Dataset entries
⁂

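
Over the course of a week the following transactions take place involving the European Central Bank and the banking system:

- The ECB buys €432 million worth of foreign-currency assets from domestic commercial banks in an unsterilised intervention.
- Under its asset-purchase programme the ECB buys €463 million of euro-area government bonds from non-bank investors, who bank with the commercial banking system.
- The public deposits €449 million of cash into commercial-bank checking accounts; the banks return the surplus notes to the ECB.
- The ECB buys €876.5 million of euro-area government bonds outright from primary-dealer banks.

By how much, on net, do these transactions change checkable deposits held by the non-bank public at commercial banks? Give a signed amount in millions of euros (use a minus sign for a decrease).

+€912 million

ECB balance sheet:
  Assets:      Securities +€1339.5M, Foreign assets +€432M
  Liabilities: Bank reserves +€2220.5M, Currency in circulation −€449M
Commercial banking system:
  Assets:      Reserves at CB +€2220.5M, Securities −€876.5M, Foreign assets −€432M
  Liabilities: Checkable deposits +€912M
So the change in checkable deposits held by the non-bank public at commercial banks is +€912 million.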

⁂

» **Aim of the exercise**: The reply should consist solely of the lines of the data, exact, from the opening line through the line with "- The ECB buys €432", inclusive.

» **Response box**:
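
Over the course of a week the following transactions take place involving the European Central Bank and the banking system:

- The ECB buys €432 million worth of foreign-currency assets from domestic commercial banks in an unsterilised intervention.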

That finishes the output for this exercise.